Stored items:
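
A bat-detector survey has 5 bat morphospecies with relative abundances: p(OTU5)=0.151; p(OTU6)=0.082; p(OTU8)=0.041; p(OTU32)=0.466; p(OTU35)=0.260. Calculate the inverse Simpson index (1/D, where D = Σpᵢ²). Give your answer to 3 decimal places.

3.165

D = 0.151² + 0.082² + 0.041² + 0.466² + 0.26² = 0.0228010 + 0.0067240 + 0.0016810 + 0.2171560 + 0.0676000 = 0.3159620 (working shown to 7 dp, full precision carried).
So 1/D = 3.16494, i.e. 3.165 to 3 decimal places.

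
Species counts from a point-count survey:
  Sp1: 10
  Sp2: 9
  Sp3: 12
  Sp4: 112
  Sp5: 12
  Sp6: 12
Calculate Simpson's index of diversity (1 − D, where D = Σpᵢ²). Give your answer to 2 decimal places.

Total N = 10+9+12+112+12+12 = 167, so the proportions are 0.0599, 0.0539, 0.0719, 0.6707, 0.0719, 0.0719 (working shown to 4 dp, full precision carried).
D = 0.0599² + 0.0539² + 0.0719² + 0.6707² + 0.0719² + 0.0719² = 0.0036 + 0.0029 + 0.0052 + 0.4498 + 0.0052 + 0.0052 = 0.4718.
So 1 − D = 0.5282, i.e. 0.53 to 2 decimal places.

0.53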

EXERCISE INSTRUCTIONS: No line may be altered or left out when the data is written out.

ANSWER TO THIS PROBLEM:
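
A bat-detector survey has 5 bat morphospecies with relative abundances: p(OTU5)=0.151; p(OTU6)=0.082; p(OTU8)=0.041; p(OTU32)=0.466; p(OTU35)=0.260. Calculate the inverse Simpson index (1/D, where D = Σpᵢ²). Give your answer to 3 decimal places.

3.165

D = 0.151² + 0.082² + 0.041² + 0.466² + 0.26² = 0.0228010 + 0.0067240 + 0.0016810 + 0.2171560 + 0.0676000 = 0.3159620 (working shown to 7 dp, full precision carried).
So 1/D = 3.16494, i.e. 3.165 to 3 decimal places.

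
Species counts from a point-count survey:
  Sp1: 10
  Sp2: 9
  Sp3: 12
  Sp4: 112
  Sp5: 12
  Sp6: 12
Calculate Simpson's index of diversity (1 − D, where D = Σpᵢ²). Give your answer to 2 decimal places.

Total N = 10+9+12+112+12+12 = 167, so the proportions are 0.0599, 0.0539, 0.0719, 0.6707, 0.0719, 0.0719 (working shown to 4 dp, full precision carried).
D = 0.0599² + 0.0539² + 0.0719² + 0.6707² + 0.0719² + 0.0719² = 0.0036 + 0.0029 + 0.0052 + 0.4498 + 0.0052 + 0.0052 = 0.4718.
So 1 − D = 0.5282, i.e. 0.53 to 2 decimal places.

0.53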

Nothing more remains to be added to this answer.